Collected data entries
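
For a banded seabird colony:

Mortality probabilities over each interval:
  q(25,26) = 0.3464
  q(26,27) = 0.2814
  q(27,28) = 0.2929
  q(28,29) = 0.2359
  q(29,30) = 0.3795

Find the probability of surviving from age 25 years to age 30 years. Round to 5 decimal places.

P(survive 25→30) = (1 − 0.3464) × (1 − 0.2814) × (1 − 0.2929) × (1 − 0.2359) × (1 − 0.3795).
= 0.6536 × 0.7186 × 0.7071 × 0.7641 × 0.6205 = 0.157461.

0.15746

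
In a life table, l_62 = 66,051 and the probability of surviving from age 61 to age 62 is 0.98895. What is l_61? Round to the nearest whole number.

66789

l_61 = l_62 / p = 66,051 / 0.98895 = 66789.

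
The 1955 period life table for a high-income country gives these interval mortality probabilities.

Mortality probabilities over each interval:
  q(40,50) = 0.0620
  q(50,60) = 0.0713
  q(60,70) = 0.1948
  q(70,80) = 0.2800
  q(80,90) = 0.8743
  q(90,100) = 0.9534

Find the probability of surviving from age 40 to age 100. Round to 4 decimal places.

The overall survival probability is (1 − 0.0620) × (1 − 0.0713) × (1 − 0.1948) × (1 − 0.2800) × (1 − 0.8743) × (1 − 0.9534).
= 0.9380 × 0.9287 × 0.8052 × 0.7200 × 0.1257 × 0.0466 = 0.002958.

0.0030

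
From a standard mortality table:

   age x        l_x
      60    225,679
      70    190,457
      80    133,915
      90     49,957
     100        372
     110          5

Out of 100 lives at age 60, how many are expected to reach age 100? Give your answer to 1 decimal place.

The relevant probability is 372/225,679 = 0.001648.
Expected number = 100 × 0.001648 = 0.2.

0.2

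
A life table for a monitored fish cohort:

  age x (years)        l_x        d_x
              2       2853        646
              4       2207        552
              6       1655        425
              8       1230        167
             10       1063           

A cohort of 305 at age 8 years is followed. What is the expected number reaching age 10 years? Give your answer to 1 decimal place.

263.6

The relevant probability is 1063/1230 = 0.864228.
Expected number = 305 × 0.864228 = 263.6.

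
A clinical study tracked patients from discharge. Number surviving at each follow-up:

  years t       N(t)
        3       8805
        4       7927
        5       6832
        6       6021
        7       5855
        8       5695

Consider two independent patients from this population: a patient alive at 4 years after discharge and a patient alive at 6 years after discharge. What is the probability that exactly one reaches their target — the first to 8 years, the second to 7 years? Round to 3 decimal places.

0.294

p₁ = N(8)/N(4) = 5695/7927 = 0.718431; p₂ = N(7)/N(6) = 5855/6021 = 0.972430.
P(exactly one) = p₁(1−p₂) + (1−p₁)p₂ = 0.019807 + 0.273806 = 0.293613.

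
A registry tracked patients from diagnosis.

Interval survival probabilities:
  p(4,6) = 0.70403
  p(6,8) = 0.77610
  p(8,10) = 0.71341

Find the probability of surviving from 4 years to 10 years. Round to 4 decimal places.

0.3898

Chaining the interval survival probabilities: 0.70403 × 0.77610 × 0.71341.
= 0.389806.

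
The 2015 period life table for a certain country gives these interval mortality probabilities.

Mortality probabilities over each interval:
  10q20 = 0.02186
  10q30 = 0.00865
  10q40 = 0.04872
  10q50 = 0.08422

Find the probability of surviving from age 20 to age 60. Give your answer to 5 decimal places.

40p20 = (1 − 0.02186) × (1 − 0.00865) × (1 − 0.04872) × (1 − 0.08422).
= 0.97814 × 0.99135 × 0.95128 × 0.91578 = 0.844749.

0.84475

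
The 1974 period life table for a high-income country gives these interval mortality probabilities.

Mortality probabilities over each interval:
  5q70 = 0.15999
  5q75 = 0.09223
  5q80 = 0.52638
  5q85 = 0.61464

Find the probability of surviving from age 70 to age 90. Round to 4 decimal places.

The overall survival probability is (1 − 0.15999) × (1 − 0.09223) × (1 − 0.52638) × (1 − 0.61464).
= 0.84001 × 0.90777 × 0.47362 × 0.38536 = 0.139174.

0.1392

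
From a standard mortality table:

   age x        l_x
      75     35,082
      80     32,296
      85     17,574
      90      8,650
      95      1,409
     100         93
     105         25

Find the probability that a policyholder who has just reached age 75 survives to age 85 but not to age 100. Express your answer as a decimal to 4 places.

0.4983

We want 10|15q75 = (l_85 − l_100)/l_75.
This is the probability of reaching 85 but not 100, conditional on being alive at 75: (l_85 − l_100) / l_75.
= (17,574 − 93) / 35,082 = 17,481 / 35,082 = 0.498290.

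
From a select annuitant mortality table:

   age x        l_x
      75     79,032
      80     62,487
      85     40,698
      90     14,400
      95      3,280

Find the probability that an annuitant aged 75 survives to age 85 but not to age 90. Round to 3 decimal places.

0.333

We want 10|5q75 = (l_85 − l_90)/l_75.
This is the probability of reaching 85 but not 90, conditional on being alive at 75: (l_85 − l_90) / l_75.
= (40,698 − 14,400) / 79,032 = 26,298 / 79,032 = 0.332751.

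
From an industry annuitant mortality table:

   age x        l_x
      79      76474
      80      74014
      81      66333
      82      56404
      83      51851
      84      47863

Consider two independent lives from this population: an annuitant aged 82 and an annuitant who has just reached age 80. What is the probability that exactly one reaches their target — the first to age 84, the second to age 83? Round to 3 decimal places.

0.360

p₁ = l_84/l_82 = 47863/56404 = 0.848575; p₂ = l_83/l_80 = 51851/74014 = 0.700557.
P(exactly one) = p₁(1−p₂) + (1−p₁)p₂ = 0.254100 + 0.106082 = 0.360182.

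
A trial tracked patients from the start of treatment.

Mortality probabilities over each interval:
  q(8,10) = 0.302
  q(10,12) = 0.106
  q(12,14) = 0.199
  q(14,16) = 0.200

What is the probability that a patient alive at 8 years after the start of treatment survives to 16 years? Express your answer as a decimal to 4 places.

0.3999

P(survive 8→16) = (1 − 0.302) × (1 − 0.106) × (1 − 0.199) × (1 − 0.200).
= 0.698 × 0.894 × 0.801 × 0.800 = 0.399867.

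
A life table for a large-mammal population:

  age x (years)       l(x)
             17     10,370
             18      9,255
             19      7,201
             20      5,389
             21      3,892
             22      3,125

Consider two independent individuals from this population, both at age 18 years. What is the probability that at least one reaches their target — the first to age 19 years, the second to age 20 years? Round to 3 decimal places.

p₁ = l(19)/l(18) = 7,201/9,255 = 0.778066; p₂ = l(20)/l(18) = 5,389/9,255 = 0.582280.
P(at least one) = 1 − (1−p₁)(1−p₂) = 1 − 0.221934 × 0.417720 = 0.907294.

0.907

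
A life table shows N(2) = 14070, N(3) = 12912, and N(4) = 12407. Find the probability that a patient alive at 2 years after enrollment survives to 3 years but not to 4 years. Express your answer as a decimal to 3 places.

0.036

This is the probability of reaching 3 but not 4, conditional on being alive at 2: (N(3) − N(4)) / N(2).
= (12912 − 12407) / 14070 = 505 / 14070 = 0.035892.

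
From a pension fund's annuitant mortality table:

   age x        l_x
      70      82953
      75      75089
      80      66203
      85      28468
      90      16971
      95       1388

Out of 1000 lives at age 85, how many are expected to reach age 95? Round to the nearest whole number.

49

The relevant probability is 1388/28468 = 0.048756.
Expected number = 1000 × 0.048756 = 49.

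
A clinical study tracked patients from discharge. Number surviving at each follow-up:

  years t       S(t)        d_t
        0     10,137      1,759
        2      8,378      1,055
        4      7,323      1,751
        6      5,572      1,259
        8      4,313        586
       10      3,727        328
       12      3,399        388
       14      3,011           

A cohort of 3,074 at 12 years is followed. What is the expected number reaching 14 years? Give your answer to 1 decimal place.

2723.1

The relevant probability is 3,011/3,399 = 0.885849.
Expected number = 3,074 × 0.885849 = 2723.1.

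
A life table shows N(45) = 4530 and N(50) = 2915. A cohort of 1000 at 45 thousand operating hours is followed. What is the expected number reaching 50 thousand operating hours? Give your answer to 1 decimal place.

The relevant probability is 2915/4530 = 0.643488.
Expected number = 1000 × 0.643488 = 643.5.

643.5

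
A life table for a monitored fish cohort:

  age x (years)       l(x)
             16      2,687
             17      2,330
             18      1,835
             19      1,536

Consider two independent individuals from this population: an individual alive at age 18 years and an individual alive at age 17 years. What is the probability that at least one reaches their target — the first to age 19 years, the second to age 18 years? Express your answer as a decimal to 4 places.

p₁ = l(19)/l(18) = 1,536/1,835 = 0.837057; p₂ = l(18)/l(17) = 1,835/2,330 = 0.787554.
P(at least one) = 1 − (1−p₁)(1−p₂) = 1 − 0.162943 × 0.212446 = 0.965383.

0.9654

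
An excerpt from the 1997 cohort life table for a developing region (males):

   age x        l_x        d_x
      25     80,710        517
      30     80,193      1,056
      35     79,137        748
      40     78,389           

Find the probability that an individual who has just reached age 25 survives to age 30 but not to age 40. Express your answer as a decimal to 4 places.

0.0224

We want 5|10q25 = (l_30 − l_40)/l_25.
This is the probability of reaching 30 but not 40, conditional on being alive at 25: (l_30 − l_40) / l_25.
= (80,193 − 78,389) / 80,710 = 1,804 / 80,710 = 0.022352.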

Task brief
Identify the lines above with the word "these". Copy them.

Solved problem
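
The 1955 period life table for a high-income country gives these interval mortality probabilities.
The 2015 period life table for a certain country gives these interval mortality probabilities.
The 1974 period life table for a high-income country gives these interval mortality probabilities.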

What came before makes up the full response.